=== Your instructions ===
Please look for the string "counting" below and report every line in which it occurs.

══════════════════════════════

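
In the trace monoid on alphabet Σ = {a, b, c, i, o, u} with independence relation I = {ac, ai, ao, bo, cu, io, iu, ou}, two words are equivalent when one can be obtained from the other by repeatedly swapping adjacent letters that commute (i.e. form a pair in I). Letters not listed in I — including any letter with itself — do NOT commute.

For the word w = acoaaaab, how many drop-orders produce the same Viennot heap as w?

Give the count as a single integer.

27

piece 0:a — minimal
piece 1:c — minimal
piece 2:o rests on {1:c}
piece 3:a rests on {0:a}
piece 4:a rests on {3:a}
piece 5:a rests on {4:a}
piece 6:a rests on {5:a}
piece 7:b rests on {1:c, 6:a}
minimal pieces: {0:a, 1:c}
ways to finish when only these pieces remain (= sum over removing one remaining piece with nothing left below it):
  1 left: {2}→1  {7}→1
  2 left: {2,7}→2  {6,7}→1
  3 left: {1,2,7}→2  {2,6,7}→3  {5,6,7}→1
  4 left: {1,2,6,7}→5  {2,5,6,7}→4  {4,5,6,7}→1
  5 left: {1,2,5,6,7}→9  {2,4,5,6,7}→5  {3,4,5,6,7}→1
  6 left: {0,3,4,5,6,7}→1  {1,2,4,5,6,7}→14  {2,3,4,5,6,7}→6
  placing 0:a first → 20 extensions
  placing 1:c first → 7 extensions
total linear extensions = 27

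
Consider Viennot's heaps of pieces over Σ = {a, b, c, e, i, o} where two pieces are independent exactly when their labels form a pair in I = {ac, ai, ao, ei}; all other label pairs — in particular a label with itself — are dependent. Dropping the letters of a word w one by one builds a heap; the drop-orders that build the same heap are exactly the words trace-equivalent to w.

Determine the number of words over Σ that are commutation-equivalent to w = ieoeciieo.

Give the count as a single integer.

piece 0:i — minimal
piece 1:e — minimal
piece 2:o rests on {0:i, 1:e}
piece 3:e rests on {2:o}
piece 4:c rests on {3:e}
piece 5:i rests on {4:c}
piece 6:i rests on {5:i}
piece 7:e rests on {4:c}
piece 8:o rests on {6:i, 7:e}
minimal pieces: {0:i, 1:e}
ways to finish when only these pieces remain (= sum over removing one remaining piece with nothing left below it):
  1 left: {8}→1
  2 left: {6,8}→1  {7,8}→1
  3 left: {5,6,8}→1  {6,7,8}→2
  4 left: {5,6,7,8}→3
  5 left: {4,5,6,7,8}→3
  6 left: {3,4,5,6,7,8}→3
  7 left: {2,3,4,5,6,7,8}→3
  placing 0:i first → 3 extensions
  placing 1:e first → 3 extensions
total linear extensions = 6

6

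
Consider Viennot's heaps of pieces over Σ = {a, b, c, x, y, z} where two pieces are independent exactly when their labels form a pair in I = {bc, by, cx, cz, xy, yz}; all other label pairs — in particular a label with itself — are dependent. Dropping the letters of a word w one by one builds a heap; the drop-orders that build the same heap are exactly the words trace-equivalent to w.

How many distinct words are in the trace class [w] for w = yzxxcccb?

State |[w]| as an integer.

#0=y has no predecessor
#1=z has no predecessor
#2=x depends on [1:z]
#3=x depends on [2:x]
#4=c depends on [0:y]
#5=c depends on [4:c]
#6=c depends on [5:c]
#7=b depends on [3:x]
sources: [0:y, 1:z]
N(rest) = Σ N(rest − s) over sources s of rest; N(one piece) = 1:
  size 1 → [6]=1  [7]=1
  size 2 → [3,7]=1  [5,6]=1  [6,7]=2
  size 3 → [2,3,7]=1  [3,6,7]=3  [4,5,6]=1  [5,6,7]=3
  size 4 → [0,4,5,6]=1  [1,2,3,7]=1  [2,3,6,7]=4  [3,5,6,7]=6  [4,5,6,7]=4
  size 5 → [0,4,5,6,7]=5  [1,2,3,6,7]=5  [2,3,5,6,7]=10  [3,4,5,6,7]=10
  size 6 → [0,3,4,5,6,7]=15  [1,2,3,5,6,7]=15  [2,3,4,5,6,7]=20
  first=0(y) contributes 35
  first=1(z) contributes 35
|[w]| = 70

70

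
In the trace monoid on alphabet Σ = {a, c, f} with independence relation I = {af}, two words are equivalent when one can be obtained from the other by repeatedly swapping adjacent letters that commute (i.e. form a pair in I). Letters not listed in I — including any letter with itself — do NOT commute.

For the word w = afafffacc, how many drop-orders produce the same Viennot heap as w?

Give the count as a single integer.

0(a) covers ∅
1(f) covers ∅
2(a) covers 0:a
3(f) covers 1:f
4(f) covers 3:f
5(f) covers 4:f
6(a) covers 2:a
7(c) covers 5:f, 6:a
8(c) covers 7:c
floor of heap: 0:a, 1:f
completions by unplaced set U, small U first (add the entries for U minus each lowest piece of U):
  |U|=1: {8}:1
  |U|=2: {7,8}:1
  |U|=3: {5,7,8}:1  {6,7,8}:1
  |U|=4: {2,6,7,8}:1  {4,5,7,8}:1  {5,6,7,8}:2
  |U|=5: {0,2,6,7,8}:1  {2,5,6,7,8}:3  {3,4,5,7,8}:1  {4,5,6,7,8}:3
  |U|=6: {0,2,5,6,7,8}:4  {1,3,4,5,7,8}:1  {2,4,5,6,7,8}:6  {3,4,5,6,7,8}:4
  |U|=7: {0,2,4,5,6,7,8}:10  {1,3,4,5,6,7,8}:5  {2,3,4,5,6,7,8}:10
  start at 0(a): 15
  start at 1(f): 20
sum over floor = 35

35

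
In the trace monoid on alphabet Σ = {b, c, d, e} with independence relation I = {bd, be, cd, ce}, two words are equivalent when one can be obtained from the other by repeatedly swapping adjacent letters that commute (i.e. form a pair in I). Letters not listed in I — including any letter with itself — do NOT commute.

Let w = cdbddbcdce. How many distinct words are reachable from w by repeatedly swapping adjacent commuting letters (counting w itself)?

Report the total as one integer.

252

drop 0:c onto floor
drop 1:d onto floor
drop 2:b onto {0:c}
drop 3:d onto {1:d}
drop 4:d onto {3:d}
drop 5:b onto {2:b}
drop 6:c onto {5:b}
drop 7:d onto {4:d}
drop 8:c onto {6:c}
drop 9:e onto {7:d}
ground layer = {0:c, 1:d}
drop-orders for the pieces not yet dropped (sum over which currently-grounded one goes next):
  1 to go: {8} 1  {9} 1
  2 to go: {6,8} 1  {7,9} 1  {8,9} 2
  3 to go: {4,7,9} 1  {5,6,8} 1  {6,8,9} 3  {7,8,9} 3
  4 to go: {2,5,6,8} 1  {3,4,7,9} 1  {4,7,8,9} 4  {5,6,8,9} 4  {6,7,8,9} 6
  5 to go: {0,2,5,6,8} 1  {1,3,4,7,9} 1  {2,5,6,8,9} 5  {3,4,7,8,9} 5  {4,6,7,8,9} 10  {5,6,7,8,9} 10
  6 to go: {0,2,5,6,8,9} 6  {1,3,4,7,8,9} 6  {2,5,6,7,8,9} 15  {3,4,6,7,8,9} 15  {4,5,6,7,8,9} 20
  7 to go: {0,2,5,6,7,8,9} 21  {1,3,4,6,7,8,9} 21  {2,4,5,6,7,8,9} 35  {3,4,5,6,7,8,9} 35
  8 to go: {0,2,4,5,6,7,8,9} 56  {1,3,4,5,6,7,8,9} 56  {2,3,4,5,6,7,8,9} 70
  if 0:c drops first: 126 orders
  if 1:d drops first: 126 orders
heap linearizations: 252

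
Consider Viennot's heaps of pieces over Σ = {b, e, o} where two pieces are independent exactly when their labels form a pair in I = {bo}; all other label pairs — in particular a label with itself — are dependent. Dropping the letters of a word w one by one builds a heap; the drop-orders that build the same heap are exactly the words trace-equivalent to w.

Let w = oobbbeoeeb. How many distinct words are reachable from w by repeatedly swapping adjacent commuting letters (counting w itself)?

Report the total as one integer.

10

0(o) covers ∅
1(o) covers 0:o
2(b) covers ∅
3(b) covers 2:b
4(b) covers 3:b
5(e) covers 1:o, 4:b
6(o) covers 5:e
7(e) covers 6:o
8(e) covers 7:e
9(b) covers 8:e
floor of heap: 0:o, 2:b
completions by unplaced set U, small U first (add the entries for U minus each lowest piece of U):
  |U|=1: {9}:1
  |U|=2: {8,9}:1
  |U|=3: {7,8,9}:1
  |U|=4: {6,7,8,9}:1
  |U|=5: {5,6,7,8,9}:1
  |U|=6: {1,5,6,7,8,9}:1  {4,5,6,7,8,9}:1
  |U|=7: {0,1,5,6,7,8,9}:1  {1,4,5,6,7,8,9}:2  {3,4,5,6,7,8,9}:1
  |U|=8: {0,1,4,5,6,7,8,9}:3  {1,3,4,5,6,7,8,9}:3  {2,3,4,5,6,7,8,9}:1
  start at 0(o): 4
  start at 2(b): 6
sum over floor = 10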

══════════════════════════════

=== Answer area ===
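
Let w = cdbddbcdce. How many distinct words are reachable from w by repeatedly swapping adjacent commuting letters (counting w itself)?
Let w = oobbbeoeeb. How many distinct words are reachable from w by repeatedly swapping adjacent commuting letters (counting w itself)?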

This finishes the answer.